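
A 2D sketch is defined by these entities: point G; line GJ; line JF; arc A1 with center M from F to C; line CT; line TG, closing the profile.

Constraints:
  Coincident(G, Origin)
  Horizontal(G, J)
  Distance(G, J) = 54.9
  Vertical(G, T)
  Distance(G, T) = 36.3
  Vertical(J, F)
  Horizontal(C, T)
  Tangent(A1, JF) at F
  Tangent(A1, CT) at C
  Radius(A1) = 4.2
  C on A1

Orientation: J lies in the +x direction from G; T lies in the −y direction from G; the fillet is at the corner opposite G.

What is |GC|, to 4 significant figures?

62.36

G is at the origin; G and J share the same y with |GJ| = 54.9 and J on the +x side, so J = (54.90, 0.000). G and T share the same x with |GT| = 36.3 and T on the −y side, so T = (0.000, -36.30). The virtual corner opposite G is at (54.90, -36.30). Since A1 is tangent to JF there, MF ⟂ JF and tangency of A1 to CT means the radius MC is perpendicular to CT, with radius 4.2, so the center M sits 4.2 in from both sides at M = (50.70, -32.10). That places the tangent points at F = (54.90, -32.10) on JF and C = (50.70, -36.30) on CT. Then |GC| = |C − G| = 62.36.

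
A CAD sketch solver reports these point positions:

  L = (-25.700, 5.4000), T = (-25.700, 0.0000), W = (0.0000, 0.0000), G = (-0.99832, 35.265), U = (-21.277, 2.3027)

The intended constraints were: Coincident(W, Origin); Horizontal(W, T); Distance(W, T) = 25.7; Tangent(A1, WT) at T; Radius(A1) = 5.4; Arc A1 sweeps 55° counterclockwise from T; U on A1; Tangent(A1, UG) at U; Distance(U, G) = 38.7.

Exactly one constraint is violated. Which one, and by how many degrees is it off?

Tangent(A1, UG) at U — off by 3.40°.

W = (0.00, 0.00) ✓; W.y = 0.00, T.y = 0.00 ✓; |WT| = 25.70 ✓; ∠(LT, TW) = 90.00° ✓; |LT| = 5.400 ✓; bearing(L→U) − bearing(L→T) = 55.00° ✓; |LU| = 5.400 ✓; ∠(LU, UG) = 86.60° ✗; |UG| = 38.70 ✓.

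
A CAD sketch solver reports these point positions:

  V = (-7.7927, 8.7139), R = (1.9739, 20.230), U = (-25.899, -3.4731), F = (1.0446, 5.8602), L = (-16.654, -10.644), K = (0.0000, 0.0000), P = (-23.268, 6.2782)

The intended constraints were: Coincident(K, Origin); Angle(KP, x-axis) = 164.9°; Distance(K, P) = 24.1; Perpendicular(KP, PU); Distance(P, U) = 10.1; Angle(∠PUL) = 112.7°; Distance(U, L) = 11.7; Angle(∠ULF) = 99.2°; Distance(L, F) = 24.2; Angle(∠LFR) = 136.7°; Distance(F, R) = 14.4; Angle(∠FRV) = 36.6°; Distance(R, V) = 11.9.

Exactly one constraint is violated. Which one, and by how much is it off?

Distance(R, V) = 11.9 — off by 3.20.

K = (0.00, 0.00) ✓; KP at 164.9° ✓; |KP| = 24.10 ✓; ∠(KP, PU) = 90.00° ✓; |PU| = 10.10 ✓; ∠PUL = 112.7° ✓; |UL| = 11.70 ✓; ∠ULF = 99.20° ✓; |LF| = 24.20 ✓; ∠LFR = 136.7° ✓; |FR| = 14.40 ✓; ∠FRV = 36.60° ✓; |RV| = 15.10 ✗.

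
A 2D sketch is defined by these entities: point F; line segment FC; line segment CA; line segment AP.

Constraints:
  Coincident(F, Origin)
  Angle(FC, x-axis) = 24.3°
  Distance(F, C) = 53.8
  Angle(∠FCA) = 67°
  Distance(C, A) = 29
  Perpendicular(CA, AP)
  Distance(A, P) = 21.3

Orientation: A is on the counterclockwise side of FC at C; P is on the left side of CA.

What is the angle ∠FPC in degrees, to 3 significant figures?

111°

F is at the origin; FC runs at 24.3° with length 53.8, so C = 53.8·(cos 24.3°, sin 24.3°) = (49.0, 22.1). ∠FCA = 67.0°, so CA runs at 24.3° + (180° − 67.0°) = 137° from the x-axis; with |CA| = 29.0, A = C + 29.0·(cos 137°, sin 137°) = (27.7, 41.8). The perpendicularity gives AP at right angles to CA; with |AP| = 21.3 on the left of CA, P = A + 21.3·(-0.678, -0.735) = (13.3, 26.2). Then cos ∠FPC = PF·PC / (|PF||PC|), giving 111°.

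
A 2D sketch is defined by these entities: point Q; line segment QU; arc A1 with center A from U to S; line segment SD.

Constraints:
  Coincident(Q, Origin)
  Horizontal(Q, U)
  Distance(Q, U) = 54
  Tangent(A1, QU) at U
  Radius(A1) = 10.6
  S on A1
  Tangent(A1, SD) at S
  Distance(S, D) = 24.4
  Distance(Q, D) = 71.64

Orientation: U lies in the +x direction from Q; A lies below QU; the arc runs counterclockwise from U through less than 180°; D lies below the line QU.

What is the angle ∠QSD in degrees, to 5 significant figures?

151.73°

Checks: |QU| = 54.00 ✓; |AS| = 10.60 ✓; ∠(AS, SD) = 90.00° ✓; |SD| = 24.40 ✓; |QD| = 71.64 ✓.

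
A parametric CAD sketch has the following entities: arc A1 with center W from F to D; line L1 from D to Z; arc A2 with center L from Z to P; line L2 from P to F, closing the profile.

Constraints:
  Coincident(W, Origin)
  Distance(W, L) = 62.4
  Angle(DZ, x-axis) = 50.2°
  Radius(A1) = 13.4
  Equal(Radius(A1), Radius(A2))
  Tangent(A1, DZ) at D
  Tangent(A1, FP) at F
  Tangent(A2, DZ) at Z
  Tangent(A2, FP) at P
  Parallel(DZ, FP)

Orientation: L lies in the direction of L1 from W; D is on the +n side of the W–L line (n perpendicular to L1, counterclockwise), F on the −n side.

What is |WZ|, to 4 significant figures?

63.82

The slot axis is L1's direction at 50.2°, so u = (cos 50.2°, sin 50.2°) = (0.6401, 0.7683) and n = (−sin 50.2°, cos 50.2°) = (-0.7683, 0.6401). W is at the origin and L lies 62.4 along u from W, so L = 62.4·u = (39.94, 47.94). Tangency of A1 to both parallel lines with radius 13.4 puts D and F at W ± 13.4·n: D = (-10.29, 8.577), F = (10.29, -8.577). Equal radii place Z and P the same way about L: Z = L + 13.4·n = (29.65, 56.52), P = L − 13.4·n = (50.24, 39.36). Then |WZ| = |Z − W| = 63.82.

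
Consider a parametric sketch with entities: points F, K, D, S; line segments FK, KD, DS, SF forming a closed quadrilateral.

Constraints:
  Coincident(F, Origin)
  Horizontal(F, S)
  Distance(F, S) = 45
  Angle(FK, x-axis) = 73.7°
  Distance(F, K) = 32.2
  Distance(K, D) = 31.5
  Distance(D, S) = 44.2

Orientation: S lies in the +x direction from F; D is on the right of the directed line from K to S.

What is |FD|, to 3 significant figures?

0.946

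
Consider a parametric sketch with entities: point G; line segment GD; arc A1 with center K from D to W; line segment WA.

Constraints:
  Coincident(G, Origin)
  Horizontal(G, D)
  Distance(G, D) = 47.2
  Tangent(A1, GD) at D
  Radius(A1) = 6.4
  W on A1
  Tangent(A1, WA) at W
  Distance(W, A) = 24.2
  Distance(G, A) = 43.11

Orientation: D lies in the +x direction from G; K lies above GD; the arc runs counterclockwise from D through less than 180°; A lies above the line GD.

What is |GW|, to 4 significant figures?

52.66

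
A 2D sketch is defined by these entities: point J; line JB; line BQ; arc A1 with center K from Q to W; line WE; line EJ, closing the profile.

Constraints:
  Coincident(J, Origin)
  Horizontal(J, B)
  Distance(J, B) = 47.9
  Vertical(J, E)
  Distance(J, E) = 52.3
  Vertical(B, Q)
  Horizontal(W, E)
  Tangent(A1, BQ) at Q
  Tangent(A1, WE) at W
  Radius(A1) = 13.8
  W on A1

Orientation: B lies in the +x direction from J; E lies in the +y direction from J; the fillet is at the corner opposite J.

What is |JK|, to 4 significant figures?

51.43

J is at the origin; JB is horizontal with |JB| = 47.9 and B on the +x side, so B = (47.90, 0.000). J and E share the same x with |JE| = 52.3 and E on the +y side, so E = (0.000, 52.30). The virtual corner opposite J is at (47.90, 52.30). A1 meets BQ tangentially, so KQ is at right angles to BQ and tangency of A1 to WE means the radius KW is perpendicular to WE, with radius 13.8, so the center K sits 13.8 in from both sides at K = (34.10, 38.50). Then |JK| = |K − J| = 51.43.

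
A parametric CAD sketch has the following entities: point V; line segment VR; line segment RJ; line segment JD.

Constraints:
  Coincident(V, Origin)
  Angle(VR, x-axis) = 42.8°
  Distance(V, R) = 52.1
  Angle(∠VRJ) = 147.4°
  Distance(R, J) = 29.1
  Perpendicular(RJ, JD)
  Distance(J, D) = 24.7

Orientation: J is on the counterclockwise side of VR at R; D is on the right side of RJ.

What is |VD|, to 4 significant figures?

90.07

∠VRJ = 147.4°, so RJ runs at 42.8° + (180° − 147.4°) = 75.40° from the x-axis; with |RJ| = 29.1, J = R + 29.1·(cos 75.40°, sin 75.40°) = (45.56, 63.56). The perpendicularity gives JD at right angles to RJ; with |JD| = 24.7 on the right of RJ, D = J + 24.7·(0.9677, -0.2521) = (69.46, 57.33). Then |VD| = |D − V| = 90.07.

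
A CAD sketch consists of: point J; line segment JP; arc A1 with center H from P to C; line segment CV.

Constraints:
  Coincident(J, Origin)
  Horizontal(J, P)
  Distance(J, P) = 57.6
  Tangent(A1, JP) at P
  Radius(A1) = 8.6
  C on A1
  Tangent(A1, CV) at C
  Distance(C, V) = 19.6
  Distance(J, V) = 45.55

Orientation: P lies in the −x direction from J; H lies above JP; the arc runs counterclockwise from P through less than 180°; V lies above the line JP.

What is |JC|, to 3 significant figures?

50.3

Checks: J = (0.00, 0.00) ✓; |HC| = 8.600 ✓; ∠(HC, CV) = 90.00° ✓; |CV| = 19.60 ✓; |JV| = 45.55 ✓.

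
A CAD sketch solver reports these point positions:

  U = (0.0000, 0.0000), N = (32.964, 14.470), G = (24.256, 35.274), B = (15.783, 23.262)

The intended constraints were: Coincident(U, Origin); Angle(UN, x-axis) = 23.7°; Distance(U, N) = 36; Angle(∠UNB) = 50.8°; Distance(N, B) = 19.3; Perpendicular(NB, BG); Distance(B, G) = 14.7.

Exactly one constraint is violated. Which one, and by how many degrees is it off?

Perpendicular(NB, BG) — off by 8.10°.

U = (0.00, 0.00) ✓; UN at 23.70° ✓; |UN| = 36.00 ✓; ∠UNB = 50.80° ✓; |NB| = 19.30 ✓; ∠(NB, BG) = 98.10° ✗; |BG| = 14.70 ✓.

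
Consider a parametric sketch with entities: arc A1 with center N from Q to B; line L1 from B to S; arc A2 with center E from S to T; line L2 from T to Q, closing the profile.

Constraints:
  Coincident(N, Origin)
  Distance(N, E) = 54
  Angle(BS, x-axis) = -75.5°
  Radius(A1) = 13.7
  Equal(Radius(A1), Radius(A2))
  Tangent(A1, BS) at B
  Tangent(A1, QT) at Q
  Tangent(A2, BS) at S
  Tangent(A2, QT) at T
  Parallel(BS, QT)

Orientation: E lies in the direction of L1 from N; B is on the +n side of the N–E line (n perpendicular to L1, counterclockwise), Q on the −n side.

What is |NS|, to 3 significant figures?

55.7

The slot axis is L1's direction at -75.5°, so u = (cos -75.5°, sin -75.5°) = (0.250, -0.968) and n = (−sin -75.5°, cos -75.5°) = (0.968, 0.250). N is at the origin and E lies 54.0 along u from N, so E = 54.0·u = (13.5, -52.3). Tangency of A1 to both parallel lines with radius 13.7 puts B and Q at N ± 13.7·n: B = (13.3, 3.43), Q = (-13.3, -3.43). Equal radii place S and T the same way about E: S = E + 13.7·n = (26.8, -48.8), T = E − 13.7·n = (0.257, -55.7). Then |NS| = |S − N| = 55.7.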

........

▶ WORK INSTRUCTIONS: Quote every line of the records above, from the first down to the one holding "V = (-7.7927, 8.7139), R", exactly as written.

▶ ANSWER TO THIS TASK:
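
A 2D sketch is defined by these entities: point G; line GJ; line JF; arc A1 with center M from F to C; line CT; line TG, closing the profile.

Constraints:
  Coincident(G, Origin)
  Horizontal(G, J)
  Distance(G, J) = 54.9
  Vertical(G, T)
  Distance(G, T) = 36.3
  Vertical(J, F)
  Horizontal(C, T)
  Tangent(A1, JF) at F
  Tangent(A1, CT) at C
  Radius(A1) = 4.2
  C on A1

Orientation: J lies in the +x direction from G; T lies in the −y direction from G; the fillet is at the corner opposite G.

What is |GC|, to 4 significant figures?

62.36

G is at the origin; G and J share the same y with |GJ| = 54.9 and J on the +x side, so J = (54.90, 0.000). G and T share the same x with |GT| = 36.3 and T on the −y side, so T = (0.000, -36.30). The virtual corner opposite G is at (54.90, -36.30). Since A1 is tangent to JF there, MF ⟂ JF and tangency of A1 to CT means the radius MC is perpendicular to CT, with radius 4.2, so the center M sits 4.2 in from both sides at M = (50.70, -32.10). That places the tangent points at F = (54.90, -32.10) on JF and C = (50.70, -36.30) on CT. Then |GC| = |C − G| = 62.36.

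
A CAD sketch solver reports these point positions:

  L = (-25.700, 5.4000), T = (-25.700, 0.0000), W = (0.0000, 0.0000), G = (-0.99832, 35.265), U = (-21.277, 2.3027)

The intended constraints were: Coincident(W, Origin); Horizontal(W, T); Distance(W, T) = 25.7; Tangent(A1, WT) at T; Radius(A1) = 5.4; Arc A1 sweeps 55° counterclockwise from T; U on A1; Tangent(A1, UG) at U; Distance(U, G) = 38.7.

Exactly one constraint is violated. Which one, and by how many degrees is it off?

Tangent(A1, UG) at U — off by 3.40°.

W = (0.00, 0.00) ✓; W.y = 0.00, T.y = 0.00 ✓; |WT| = 25.70 ✓; ∠(LT, TW) = 90.00° ✓; |LT| = 5.400 ✓; bearing(L→U) − bearing(L→T) = 55.00° ✓; |LU| = 5.400 ✓; ∠(LU, UG) = 86.60° ✗; |UG| = 38.70 ✓.

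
A CAD sketch solver reports these point positions:

  V = (-7.7927, 8.7139), R = (1.9739, 20.230), U = (-25.899, -3.4731), F = (1.0446, 5.8602), L = (-16.654, -10.644), K = (0.0000, 0.0000), P = (-23.268, 6.2782)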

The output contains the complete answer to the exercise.